#### EXERCISE OBJECTIVE
Could you restate word for word every line of the records below, from the first one to the one holding "Filers may claim a Rural Housing Credit of $3,150."?

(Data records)

* * * * * * * * *

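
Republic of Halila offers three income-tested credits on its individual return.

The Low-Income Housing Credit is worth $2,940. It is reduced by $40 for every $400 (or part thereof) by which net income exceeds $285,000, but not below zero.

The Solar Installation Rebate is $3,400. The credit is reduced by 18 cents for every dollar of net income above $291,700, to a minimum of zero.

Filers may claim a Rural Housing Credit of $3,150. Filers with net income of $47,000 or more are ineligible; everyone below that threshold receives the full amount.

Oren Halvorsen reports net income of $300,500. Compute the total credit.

Low-Income Housing Credit: income exceeds $285,000 by $15,500, which is 39 full-or-partial $400 increments; reduction = 39 × $40 = $1,560, leaving $1,380.
Solar Installation Rebate: 18% of the $8,800 excess over $291,700 is $1,584; credit = $3,400 − $1,584 = $1,816.
Rural Housing Credit: $300,500 meets or exceeds the $47,000 cutoff, so the credit is $0.
Total: $1,380 + $1,816 + $0 = $3,196.

$3,196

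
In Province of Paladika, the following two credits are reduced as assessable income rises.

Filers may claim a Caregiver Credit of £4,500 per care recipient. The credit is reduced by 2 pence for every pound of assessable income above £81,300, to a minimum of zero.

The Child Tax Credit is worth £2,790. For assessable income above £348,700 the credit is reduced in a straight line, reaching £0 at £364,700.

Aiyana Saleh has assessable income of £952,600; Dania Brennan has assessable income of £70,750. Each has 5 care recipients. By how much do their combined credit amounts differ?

Aiyana (£952,600): Caregiver Credit: base = 5 × £4,500 = £22,500. 2% of the £871,300 excess over £81,300 is £17,426; credit = £22,500 − £17,426 = £5,074. Child Tax Credit: £952,600 is at or above £364,700, so the credit is £0. total £5,074 + £0 = £5,074
Dania (£70,750): Caregiver Credit: base = 5 × £4,500 = £22,500. £70,750 is at or below the £81,300 threshold, so the full £22,500 applies. Child Tax Credit: £70,750 is at or below the £348,700 threshold, so the full £2,790 applies. total £22,500 + £2,790 = £25,290
Difference: |£5,074 − £25,290| = £20,216.

£20,216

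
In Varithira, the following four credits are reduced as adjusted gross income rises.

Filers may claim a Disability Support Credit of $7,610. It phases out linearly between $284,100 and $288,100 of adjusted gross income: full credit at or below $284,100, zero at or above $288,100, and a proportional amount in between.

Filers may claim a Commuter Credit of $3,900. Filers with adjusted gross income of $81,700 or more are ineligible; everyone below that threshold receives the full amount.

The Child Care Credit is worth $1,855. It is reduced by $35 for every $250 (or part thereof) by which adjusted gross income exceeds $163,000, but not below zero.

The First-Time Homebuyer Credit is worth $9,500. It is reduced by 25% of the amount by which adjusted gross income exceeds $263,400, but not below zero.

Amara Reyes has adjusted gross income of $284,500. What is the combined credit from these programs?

$11,074

Disability Support Credit: $284,500 is $400 into a $4,000 phase-out range, leaving 3,600/4,000 of the credit: $7,610 × 3,600/4,000 = $6,849.
Commuter Credit: $284,500 meets or exceeds the $81,700 cutoff, so the credit is $0.
Child Care Credit: income exceeds $163,000 by $121,500 → 486 increments × $35 = $17,010 ≥ base, so the credit is $0.
First-Time Homebuyer Credit: 25% of the $21,100 excess over $263,400 is $5,275; credit = $9,500 − $5,275 = $4,225.
Total: $6,849 + $0 + $0 + $4,225 = $11,074.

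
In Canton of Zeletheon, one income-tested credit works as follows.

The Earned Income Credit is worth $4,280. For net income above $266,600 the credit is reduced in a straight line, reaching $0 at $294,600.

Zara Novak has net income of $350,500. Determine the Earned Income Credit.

Earned Income Credit: $350,500 is at or above $294,600, so the credit is $0.

$0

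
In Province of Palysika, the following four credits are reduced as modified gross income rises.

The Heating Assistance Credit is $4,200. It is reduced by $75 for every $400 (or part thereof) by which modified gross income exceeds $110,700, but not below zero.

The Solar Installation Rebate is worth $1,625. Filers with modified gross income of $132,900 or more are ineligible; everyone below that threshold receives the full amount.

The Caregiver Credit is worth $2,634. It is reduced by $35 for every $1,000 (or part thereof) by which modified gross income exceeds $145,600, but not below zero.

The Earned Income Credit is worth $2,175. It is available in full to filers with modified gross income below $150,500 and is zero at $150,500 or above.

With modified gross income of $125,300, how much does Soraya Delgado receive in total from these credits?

Heating Assistance Credit: income exceeds $110,700 by $14,600, which is 37 full-or-partial $400 increments; reduction = 37 × $75 = $2,775, leaving $1,425.
Solar Installation Rebate: $125,300 is below the $132,900 cutoff, so the full $1,625 applies.
Caregiver Credit: $125,300 is at or below the $145,600 threshold, so the full $2,634 applies.
Earned Income Credit: $125,300 is below the $150,500 cutoff, so the full $2,175 applies.
Total: $1,425 + $1,625 + $2,634 + $2,175 = $7,859.

$7,859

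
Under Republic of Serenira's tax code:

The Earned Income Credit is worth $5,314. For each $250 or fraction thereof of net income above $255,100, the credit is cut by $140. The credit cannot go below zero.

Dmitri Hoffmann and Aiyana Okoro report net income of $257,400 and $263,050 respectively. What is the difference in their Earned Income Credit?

$3,080

Dmitri ($257,400): Earned Income Credit: income exceeds $255,100 by $2,300, which is 10 full-or-partial $250 increments; reduction = 10 × $140 = $1,400, leaving $3,914.
Aiyana ($263,050): Earned Income Credit: income exceeds $255,100 by $7,950, which is 32 full-or-partial $250 increments; reduction = 32 × $140 = $4,480, leaving $834.
Difference: |$3,914 − $834| = $3,080.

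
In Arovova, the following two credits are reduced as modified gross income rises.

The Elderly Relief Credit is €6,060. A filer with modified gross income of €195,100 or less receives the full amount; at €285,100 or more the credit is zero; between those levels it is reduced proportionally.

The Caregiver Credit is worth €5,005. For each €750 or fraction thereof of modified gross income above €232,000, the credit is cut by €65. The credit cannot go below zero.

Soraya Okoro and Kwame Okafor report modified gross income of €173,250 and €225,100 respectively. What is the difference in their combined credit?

Soraya (€173,250): Elderly Relief Credit: €173,250 is at or below the €195,100 threshold, so the full €6,060 applies. Caregiver Credit: €173,250 is at or below the €232,000 threshold, so the full €5,005 applies. total €6,060 + €5,005 = €11,065
Kwame (€225,100): Elderly Relief Credit: €225,100 is €30,000 into a €90,000 phase-out range, leaving 60,000/90,000 of the credit: €6,060 × 60,000/90,000 = €4,040. Caregiver Credit: €225,100 is at or below the €232,000 threshold, so the full €5,005 applies. total €4,040 + €5,005 = €9,045
Difference: |€11,065 − €9,045| = €2,020.

€2,020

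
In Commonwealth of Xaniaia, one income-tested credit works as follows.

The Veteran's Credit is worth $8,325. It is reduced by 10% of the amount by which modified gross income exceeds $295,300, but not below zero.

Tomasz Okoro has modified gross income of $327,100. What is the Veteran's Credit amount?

$5,145

Veteran's Credit: 10% of the $31,800 excess over $295,300 is $3,180; credit = $8,325 − $3,180 = $5,145.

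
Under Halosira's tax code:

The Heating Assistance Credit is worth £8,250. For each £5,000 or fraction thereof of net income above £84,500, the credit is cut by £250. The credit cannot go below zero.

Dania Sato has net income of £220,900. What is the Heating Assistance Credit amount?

£1,250

Heating Assistance Credit: income exceeds £84,500 by £136,400, which is 28 full-or-partial £5,000 increments; reduction = 28 × £250 = £7,000, leaving £1,250.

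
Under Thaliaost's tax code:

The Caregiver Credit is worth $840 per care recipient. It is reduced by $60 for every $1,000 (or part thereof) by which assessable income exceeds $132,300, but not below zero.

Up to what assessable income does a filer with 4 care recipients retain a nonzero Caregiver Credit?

Full credit = 4 × $840 = $3,360.
After 55 increments the reduction is 55 × $60 = $3,300, leaving $60; one more increment wipes it out. Increment 55 ends at excess 55 × $1,000 = $55,000, so the highest qualifying income is $132,300 + $55,000 = $187,300.

$187,300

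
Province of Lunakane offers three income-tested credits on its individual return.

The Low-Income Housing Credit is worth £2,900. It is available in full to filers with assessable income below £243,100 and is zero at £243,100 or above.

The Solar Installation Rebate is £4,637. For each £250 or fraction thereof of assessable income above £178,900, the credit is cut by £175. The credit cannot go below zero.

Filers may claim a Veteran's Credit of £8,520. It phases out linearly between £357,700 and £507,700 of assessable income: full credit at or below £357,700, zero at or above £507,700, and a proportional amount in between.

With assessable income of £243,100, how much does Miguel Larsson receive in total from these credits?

Low-Income Housing Credit: £243,100 meets or exceeds the £243,100 cutoff, so the credit is £0.
Solar Installation Rebate: income exceeds £178,900 by £64,200 → 257 increments × £175 = £44,975 ≥ base, so the credit is £0.
Veteran's Credit: £243,100 is at or below the £357,700 threshold, so the full £8,520 applies.
Total: £0 + £0 + £8,520 = £8,520.

£8,520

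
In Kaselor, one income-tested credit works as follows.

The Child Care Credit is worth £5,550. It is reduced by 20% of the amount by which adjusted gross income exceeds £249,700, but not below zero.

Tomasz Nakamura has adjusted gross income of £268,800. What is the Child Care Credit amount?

Child Care Credit: 20% of the £19,100 excess over £249,700 is £3,820; credit = £5,550 − £3,820 = £1,730.

£1,730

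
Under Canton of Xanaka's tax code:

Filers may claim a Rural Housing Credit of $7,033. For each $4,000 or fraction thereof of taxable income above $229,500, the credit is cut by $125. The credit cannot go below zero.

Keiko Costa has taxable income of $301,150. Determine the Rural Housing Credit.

Rural Housing Credit: income exceeds $229,500 by $71,650, which is 18 full-or-partial $4,000 increments; reduction = 18 × $125 = $2,250, leaving $4,783.

$4,783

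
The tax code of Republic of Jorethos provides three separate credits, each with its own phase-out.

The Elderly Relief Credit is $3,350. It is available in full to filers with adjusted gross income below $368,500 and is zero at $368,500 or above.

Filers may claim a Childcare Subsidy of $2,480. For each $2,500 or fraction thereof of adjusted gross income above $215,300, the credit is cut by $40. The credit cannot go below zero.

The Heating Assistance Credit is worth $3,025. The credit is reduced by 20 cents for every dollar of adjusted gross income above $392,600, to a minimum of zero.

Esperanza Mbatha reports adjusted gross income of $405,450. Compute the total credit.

Elderly Relief Credit: $405,450 meets or exceeds the $368,500 cutoff, so the credit is $0.
Childcare Subsidy: income exceeds $215,300 by $190,150 → 77 increments × $40 = $3,080 ≥ base, so the credit is $0.
Heating Assistance Credit: 20% of the $12,850 excess over $392,600 is $2,570; credit = $3,025 − $2,570 = $455.
Total: $0 + $0 + $455 = $455.

$455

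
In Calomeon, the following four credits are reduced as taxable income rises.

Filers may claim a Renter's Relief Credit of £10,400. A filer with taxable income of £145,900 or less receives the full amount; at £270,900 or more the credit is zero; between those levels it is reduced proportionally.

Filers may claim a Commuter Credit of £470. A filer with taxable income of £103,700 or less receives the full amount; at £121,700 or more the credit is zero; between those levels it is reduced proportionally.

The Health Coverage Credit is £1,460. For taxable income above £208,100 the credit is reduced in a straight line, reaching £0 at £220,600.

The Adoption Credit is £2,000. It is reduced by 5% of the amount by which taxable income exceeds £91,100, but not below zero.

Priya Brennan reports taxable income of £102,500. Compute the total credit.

£13,760

Renter's Relief Credit: £102,500 is at or below the £145,900 threshold, so the full £10,400 applies.
Commuter Credit: £102,500 is at or below the £103,700 threshold, so the full £470 applies.
Health Coverage Credit: £102,500 is at or below the £208,100 threshold, so the full £1,460 applies.
Adoption Credit: 5% of the £11,400 excess over £91,100 is £570; credit = £2,000 − £570 = £1,430.
Total: £10,400 + £470 + £1,460 + £1,430 = £13,760.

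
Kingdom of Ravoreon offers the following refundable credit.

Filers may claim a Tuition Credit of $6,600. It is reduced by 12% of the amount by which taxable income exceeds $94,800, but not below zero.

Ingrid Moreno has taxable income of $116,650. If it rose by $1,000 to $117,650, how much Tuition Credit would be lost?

$120

At $116,650 — 12% of the $21,850 excess over $94,800 is $2,622; credit = $6,600 − $2,622 = $3,978.
At $117,650 — 12% of the $22,850 excess over $94,800 is $2,742; credit = $6,600 − $2,742 = $3,858.
Lost: $3,978 − $3,858 = $120.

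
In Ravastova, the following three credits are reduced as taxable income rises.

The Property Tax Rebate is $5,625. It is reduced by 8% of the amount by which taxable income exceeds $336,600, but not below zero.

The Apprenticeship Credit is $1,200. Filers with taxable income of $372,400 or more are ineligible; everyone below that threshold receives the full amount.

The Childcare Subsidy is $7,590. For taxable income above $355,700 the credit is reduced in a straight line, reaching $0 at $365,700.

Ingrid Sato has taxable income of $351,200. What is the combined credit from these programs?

Property Tax Rebate: 8% of the $14,600 excess over $336,600 is $1,168; credit = $5,625 − $1,168 = $4,457.
Apprenticeship Credit: $351,200 is below the $372,400 cutoff, so the full $1,200 applies.
Childcare Subsidy: $351,200 is at or below the $355,700 threshold, so the full $7,590 applies.
Total: $4,457 + $1,200 + $7,590 = $13,247.

$13,247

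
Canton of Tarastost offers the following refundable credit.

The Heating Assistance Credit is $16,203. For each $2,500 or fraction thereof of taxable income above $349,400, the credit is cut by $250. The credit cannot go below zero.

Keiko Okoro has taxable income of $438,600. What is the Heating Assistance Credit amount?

Heating Assistance Credit: income exceeds $349,400 by $89,200, which is 36 full-or-partial $2,500 increments; reduction = 36 × $250 = $9,000, leaving $7,203.

$7,203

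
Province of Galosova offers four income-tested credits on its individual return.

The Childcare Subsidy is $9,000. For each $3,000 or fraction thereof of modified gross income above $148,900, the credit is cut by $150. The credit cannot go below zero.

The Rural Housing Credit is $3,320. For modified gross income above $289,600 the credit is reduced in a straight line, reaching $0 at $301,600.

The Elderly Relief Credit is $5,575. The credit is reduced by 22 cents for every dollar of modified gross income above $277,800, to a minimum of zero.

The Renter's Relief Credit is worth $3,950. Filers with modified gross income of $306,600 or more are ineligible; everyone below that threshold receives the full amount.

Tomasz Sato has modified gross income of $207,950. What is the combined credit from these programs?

Childcare Subsidy: income exceeds $148,900 by $59,050, which is 20 full-or-partial $3,000 increments; reduction = 20 × $150 = $3,000, leaving $6,000.
Rural Housing Credit: $207,950 is at or below the $289,600 threshold, so the full $3,320 applies.
Elderly Relief Credit: $207,950 is at or below the $277,800 threshold, so the full $5,575 applies.
Renter's Relief Credit: $207,950 is below the $306,600 cutoff, so the full $3,950 applies.
Total: $6,000 + $3,320 + $5,575 + $3,950 = $18,845.

$18,845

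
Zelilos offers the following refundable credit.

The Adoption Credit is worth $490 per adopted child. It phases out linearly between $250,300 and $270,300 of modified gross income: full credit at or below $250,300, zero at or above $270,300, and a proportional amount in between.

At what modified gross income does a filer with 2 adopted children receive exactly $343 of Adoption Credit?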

* * * * * * * * *

#### REPLY TO THE TASK
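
Republic of Halila offers three income-tested credits on its individual return.

The Low-Income Housing Credit is worth $2,940. It is reduced by $40 for every $400 (or part thereof) by which net income exceeds $285,000, but not below zero.

The Solar Installation Rebate is $3,400. The credit is reduced by 18 cents for every dollar of net income above $291,700, to a minimum of zero.

Filers may claim a Rural Housing Credit of $3,150. Filers with net income of $47,000 or more are ineligible; everyone below that threshold receives the full amount.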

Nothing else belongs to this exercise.